Goal of the exercise => Could you give the entries again, exactly as written?

Records supplied =>

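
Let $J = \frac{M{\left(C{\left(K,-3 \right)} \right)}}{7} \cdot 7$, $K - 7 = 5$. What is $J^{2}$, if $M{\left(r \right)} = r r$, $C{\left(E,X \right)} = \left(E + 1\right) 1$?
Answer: $28561$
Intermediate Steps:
$K = 12$ ($K = 7 + 5 = 12$)
$C{\left(E,X \right)} = 1 + E$ ($C{\left(E,X \right)} = \left(1 + E\right) 1 = 1 + E$)
$M{\left(r \right)} = r^{2}$
$J = 169$ ($J = \frac{\left(1 + 12\right)^{2}}{7} \cdot 7 = \frac{13^{2}}{7} \cdot 7 = \frac{1}{7} \cdot 169 \cdot 7 = \frac{169}{7} \cdot 7 = 169$)
$J^{2} = 169^{2} = 28561$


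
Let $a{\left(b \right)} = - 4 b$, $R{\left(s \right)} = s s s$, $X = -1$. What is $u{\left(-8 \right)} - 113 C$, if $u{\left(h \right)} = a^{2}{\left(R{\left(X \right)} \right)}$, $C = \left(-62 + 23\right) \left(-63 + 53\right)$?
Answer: $-44054$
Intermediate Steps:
$R{\left(s \right)} = s^{3}$ ($R{\left(s \right)} = s^{2} s = s^{3}$)
$C = 390$ ($C = \left(-39\right) \left(-10\right) = 390$)
$u{\left(h \right)} = 16$ ($u{\left(h \right)} = \left(- 4 \left(-1\right)^{3}\right)^{2} = \left(\left(-4\right) \left(-1\right)\right)^{2} = 4^{2} = 16$)
$u{\left(-8 \right)} - 113 C = 16 - 44070 = -44054$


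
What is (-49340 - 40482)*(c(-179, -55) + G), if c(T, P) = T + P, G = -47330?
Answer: 4272293608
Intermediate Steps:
c(T, P) = P + T
(-49340 - 40482)*(c(-179, -55) + G) = (-49340 - 40482)*((-55 - 179) - 47330) = -89822*(-234 - 47330) = -89822*(-47564) = 4272293608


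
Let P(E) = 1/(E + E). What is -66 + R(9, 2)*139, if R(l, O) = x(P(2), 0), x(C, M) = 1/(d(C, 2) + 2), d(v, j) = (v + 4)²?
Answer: -18962/321 ≈ -59.072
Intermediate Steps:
d(v, j) = (4 + v)²
P(E) = 1/(2*E)
x(C, M) = 1/(2 + (4 + C)²) (x(C, M) = 1/((4 + C)² + 2) = 1/(2 + (4 + C)²))
R(l, O) = 16/321 (R(l, O) = 1/(2 + (4 + (½)/2)²) = 1/(2 + (4 + (½)*(½))²) = 1/(2 + (4 + ¼)²) = 1/(2 + (17/4)²) = 1/(2 + 289/16) = 1/(321/16) = 16/321)
-66 + R(9, 2)*139 = -66 + (16/321)*139 = -66 + 2224/321 = -18962/321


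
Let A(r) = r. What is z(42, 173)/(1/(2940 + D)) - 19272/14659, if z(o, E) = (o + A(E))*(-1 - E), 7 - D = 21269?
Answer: 10047660007908/14659 ≈ 6.8543e+8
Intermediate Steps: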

Exercise solution =>
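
Let $J = \frac{M{\left(C{\left(K,-3 \right)} \right)}}{7} \cdot 7$, $K - 7 = 5$. What is $J^{2}$, if $M{\left(r \right)} = r r$, $C{\left(E,X \right)} = \left(E + 1\right) 1$?
Answer: $28561$
Intermediate Steps:
$K = 12$ ($K = 7 + 5 = 12$)
$C{\left(E,X \right)} = 1 + E$ ($C{\left(E,X \right)} = \left(1 + E\right) 1 = 1 + E$)
$M{\left(r \right)} = r^{2}$
$J = 169$ ($J = \frac{\left(1 + 12\right)^{2}}{7} \cdot 7 = \frac{13^{2}}{7} \cdot 7 = \frac{1}{7} \cdot 169 \cdot 7 = \frac{169}{7} \cdot 7 = 169$)
$J^{2} = 169^{2} = 28561$


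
Let $a{\left(b \right)} = - 4 b$, $R{\left(s \right)} = s s s$, $X = -1$. What is $u{\left(-8 \right)} - 113 C$, if $u{\left(h \right)} = a^{2}{\left(R{\left(X \right)} \right)}$, $C = \left(-62 + 23\right) \left(-63 + 53\right)$?
Answer: $-44054$
Intermediate Steps:
$R{\left(s \right)} = s^{3}$ ($R{\left(s \right)} = s^{2} s = s^{3}$)
$C = 390$ ($C = \left(-39\right) \left(-10\right) = 390$)
$u{\left(h \right)} = 16$ ($u{\left(h \right)} = \left(- 4 \left(-1\right)^{3}\right)^{2} = \left(\left(-4\right) \left(-1\right)\right)^{2} = 4^{2} = 16$)
$u{\left(-8 \right)} - 113 C = 16 - 44070 = -44054$


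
What is (-49340 - 40482)*(c(-179, -55) + G), if c(T, P) = T + P, G = -47330?
Answer: 4272293608
Intermediate Steps:
c(T, P) = P + T
(-49340 - 40482)*(c(-179, -55) + G) = (-49340 - 40482)*((-55 - 179) - 47330) = -89822*(-234 - 47330) = -89822*(-47564) = 4272293608


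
Let P(E) = 1/(E + E). What is -66 + R(9, 2)*139, if R(l, O) = x(P(2), 0), x(C, M) = 1/(d(C, 2) + 2), d(v, j) = (v + 4)²?
Answer: -18962/321 ≈ -59.072
Intermediate Steps:
d(v, j) = (4 + v)²
P(E) = 1/(2*E)
x(C, M) = 1/(2 + (4 + C)²) (x(C, M) = 1/((4 + C)² + 2) = 1/(2 + (4 + C)²))
R(l, O) = 16/321 (R(l, O) = 1/(2 + (4 + (½)/2)²) = 1/(2 + (4 + (½)*(½))²) = 1/(2 + (4 + ¼)²) = 1/(2 + (17/4)²) = 1/(2 + 289/16) = 1/(321/16) = 16/321)
-66 + R(9, 2)*139 = -66 + (16/321)*139 = -66 + 2224/321 = -18962/321


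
Let A(r) = r. What is z(42, 173)/(1/(2940 + D)) - 19272/14659, if z(o, E) = (o + A(E))*(-1 - E), 7 - D = 21269?
Answer: 10047660007908/14659 ≈ 6.8543e+8
Intermediate Steps: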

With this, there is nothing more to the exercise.